Lines in the records below that contain the word "What" must each be copied.

→ **SUPPLIED MATERIAL**
►

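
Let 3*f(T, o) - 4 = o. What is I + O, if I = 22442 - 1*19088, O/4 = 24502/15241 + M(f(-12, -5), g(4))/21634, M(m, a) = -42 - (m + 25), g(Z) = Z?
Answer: 1662014768822/494585691 ≈ 3360.4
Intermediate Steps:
f(T, o) = 4/3 + o/3
M(m, a) = -67 - m (M(m, a) = -42 - (25 + m) = -42 + (-25 - m) = -67 - m)
O = 3174361208/494585691 (O = 4*(24502/15241 + (-67 - (4/3 + (⅓)*(-5)))/21634) = 4*(24502*(1/15241) + (-67 - (4/3 - 5/3))*(1/21634)) = 4*(24502/15241 + (-67 - 1*(-⅓))*(1/21634)) = 4*(24502/15241 + (-67 + ⅓)*(1/21634)) = 4*(24502/15241 - 200/3*1/21634) = 4*(24502/15241 - 100/32451) = 4*(793590302/494585691) = 3174361208/494585691 ≈ 6.4182)
I = 3354 (I = 22442 - 19088 = 3354)
I + O = 3354 + 3174361208/494585691 = 1662014768822/494585691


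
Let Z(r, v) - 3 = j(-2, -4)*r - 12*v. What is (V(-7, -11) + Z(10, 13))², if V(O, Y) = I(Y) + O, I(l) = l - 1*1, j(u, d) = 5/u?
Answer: 38809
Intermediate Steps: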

◄

→ **RESULT**
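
Let 3*f(T, o) - 4 = o. What is I + O, if I = 22442 - 1*19088, O/4 = 24502/15241 + M(f(-12, -5), g(4))/21634, M(m, a) = -42 - (m + 25), g(Z) = Z?
Let Z(r, v) - 3 = j(-2, -4)*r - 12*v. What is (V(-7, -11) + Z(10, 13))², if V(O, Y) = I(Y) + O, I(l) = l - 1*1, j(u, d) = 5/u?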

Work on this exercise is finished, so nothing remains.